Task item - Take the data below and repeat it exactly.

Data for review Block Start

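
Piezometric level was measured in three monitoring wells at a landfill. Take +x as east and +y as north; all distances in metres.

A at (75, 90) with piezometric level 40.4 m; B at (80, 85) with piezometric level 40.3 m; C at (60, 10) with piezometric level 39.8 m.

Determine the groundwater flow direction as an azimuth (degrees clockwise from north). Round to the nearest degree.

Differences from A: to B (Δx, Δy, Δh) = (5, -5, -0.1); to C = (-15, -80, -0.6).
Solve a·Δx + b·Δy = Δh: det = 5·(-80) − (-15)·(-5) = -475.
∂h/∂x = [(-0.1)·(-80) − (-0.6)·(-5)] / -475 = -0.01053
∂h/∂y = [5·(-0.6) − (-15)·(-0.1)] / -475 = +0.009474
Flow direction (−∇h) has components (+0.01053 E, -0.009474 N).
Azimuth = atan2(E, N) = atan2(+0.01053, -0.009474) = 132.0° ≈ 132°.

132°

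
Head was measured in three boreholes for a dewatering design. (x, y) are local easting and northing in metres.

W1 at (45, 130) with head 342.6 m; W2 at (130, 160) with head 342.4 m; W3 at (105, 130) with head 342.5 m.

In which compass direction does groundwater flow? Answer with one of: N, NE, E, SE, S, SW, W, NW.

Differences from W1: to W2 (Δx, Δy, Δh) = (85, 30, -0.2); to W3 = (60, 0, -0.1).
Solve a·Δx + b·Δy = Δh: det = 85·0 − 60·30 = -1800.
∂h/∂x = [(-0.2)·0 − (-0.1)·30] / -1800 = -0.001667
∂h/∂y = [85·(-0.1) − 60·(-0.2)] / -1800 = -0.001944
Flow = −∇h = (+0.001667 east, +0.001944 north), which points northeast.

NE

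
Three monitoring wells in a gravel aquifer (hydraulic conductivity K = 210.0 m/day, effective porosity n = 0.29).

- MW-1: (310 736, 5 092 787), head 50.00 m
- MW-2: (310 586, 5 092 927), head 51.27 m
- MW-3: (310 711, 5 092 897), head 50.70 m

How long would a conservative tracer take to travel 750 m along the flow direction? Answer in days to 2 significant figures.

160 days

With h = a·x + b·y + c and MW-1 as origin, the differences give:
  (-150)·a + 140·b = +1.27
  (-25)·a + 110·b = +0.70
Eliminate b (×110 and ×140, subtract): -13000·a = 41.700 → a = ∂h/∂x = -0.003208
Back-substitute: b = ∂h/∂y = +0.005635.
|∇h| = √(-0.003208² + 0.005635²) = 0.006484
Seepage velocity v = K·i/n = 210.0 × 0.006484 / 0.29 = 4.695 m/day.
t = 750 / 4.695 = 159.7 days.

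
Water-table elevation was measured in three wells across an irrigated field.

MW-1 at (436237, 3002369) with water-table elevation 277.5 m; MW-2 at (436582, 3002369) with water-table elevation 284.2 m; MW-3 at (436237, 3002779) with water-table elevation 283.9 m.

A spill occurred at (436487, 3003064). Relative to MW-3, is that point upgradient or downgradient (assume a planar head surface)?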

Data for review Block End

Response to the task -
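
Piezometric level was measured in three monitoring wells at a landfill. Take +x as east and +y as north; all distances in metres.

A at (75, 90) with piezometric level 40.4 m; B at (80, 85) with piezometric level 40.3 m; C at (60, 10) with piezometric level 39.8 m.

Determine the groundwater flow direction as an azimuth (degrees clockwise from north). Round to the nearest degree.

Differences from A: to B (Δx, Δy, Δh) = (5, -5, -0.1); to C = (-15, -80, -0.6).
Solve a·Δx + b·Δy = Δh: det = 5·(-80) − (-15)·(-5) = -475.
∂h/∂x = [(-0.1)·(-80) − (-0.6)·(-5)] / -475 = -0.01053
∂h/∂y = [5·(-0.6) − (-15)·(-0.1)] / -475 = +0.009474
Flow direction (−∇h) has components (+0.01053 E, -0.009474 N).
Azimuth = atan2(E, N) = atan2(+0.01053, -0.009474) = 132.0° ≈ 132°.

132°

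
Head was measured in three boreholes for a dewatering design. (x, y) are local easting and northing in metres.

W1 at (45, 130) with head 342.6 m; W2 at (130, 160) with head 342.4 m; W3 at (105, 130) with head 342.5 m.

In which compass direction does groundwater flow? Answer with one of: N, NE, E, SE, S, SW, W, NW.

Differences from W1: to W2 (Δx, Δy, Δh) = (85, 30, -0.2); to W3 = (60, 0, -0.1).
Solve a·Δx + b·Δy = Δh: det = 85·0 − 60·30 = -1800.
∂h/∂x = [(-0.2)·0 − (-0.1)·30] / -1800 = -0.001667
∂h/∂y = [85·(-0.1) − 60·(-0.2)] / -1800 = -0.001944
Flow = −∇h = (+0.001667 east, +0.001944 north), which points northeast.

NE

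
Three monitoring wells in a gravel aquifer (hydraulic conductivity K = 210.0 m/day, effective porosity n = 0.29).

- MW-1: (310 736, 5 092 787), head 50.00 m
- MW-2: (310 586, 5 092 927), head 51.27 m
- MW-3: (310 711, 5 092 897), head 50.70 m

How long would a conservative tracer take to travel 750 m along the flow direction? Answer in days to 2 significant figures.

160 days

With h = a·x + b·y + c and MW-1 as origin, the differences give:
  (-150)·a + 140·b = +1.27
  (-25)·a + 110·b = +0.70
Eliminate b (×110 and ×140, subtract): -13000·a = 41.700 → a = ∂h/∂x = -0.003208
Back-substitute: b = ∂h/∂y = +0.005635.
|∇h| = √(-0.003208² + 0.005635²) = 0.006484
Seepage velocity v = K·i/n = 210.0 × 0.006484 / 0.29 = 4.695 m/day.
t = 750 / 4.695 = 159.7 days.

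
Water-table elevation was measured in three wells across an irrigated field.

MW-1 at (436237, 3002369) with water-table elevation 277.5 m; MW-2 at (436582, 3002369) with water-table elevation 284.2 m; MW-3 at (436237, 3002779) with water-table elevation 283.9 m.

A spill occurred at (436487, 3003064). Relative to MW-3, is that point upgradient or downgradient (assume a planar head surface)?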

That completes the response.